Needed from the entries below: every line that holds the word "sqrt".

*** Exercise data ***

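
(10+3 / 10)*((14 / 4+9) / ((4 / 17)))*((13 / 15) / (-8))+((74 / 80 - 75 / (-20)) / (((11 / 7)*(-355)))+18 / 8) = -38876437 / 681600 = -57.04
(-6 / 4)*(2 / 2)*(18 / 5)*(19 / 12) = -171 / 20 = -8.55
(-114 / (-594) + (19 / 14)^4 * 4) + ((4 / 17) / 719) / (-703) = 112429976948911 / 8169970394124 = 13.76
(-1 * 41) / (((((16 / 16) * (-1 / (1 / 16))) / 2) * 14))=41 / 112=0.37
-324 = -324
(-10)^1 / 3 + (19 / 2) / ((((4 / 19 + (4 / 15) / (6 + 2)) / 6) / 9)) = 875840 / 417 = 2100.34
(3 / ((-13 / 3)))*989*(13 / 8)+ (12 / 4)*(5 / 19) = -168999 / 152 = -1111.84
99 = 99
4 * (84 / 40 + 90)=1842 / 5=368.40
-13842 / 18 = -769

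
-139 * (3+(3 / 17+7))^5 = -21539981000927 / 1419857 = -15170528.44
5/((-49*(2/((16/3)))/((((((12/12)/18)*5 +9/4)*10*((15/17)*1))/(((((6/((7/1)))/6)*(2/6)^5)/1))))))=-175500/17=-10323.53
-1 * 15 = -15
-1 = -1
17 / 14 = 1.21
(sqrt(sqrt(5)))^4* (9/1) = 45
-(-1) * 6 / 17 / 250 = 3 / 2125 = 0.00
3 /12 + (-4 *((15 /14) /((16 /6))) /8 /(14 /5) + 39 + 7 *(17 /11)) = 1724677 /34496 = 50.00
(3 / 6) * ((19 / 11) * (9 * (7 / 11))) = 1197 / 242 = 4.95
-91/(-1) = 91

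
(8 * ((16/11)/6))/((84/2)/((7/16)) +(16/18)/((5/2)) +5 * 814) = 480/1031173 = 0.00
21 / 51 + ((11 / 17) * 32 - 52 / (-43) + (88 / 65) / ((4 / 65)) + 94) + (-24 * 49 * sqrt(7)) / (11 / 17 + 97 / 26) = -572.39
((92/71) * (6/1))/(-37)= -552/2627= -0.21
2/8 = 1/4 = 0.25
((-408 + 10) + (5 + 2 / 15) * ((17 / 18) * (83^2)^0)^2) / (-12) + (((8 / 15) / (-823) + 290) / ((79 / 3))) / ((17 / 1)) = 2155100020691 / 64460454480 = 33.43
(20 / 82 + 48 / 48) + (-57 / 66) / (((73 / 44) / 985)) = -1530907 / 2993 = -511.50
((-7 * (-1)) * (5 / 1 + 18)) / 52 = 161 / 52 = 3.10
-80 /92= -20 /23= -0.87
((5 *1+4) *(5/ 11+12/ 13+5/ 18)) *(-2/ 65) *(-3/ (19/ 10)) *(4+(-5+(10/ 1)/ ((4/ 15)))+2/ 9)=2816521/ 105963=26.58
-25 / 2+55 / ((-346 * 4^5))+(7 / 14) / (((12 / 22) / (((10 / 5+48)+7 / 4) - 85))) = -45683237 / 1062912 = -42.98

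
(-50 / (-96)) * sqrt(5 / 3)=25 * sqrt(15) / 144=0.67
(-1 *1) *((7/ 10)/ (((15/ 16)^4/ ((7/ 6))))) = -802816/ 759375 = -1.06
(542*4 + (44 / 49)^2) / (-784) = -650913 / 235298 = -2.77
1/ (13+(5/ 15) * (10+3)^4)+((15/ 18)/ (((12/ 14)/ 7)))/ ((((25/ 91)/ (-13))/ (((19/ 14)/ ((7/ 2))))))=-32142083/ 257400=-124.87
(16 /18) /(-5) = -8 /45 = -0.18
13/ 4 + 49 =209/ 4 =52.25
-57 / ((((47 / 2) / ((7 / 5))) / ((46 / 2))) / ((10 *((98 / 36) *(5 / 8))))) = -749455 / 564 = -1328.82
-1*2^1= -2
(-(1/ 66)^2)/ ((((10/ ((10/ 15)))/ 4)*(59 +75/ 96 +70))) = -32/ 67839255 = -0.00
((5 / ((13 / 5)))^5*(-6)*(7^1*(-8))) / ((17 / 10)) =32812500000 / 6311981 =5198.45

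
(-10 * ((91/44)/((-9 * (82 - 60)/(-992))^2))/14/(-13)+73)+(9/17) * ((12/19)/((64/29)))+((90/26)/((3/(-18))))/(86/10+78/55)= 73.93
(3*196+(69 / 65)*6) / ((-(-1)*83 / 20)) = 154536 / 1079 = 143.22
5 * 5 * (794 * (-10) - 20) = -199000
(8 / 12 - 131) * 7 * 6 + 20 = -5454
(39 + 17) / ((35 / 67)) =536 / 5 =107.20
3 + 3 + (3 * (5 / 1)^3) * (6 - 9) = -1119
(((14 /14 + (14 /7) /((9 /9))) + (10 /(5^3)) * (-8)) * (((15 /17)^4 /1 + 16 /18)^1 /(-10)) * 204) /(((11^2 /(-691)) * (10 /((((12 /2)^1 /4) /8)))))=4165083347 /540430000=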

*** End of Exercise data ***

§ **Task answer**
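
(sqrt(sqrt(5)))^4* (9/1) = 45
21 / 51 + ((11 / 17) * 32 - 52 / (-43) + (88 / 65) / ((4 / 65)) + 94) + (-24 * 49 * sqrt(7)) / (11 / 17 + 97 / 26) = -572.39
(-50 / (-96)) * sqrt(5 / 3)=25 * sqrt(15) / 144=0.67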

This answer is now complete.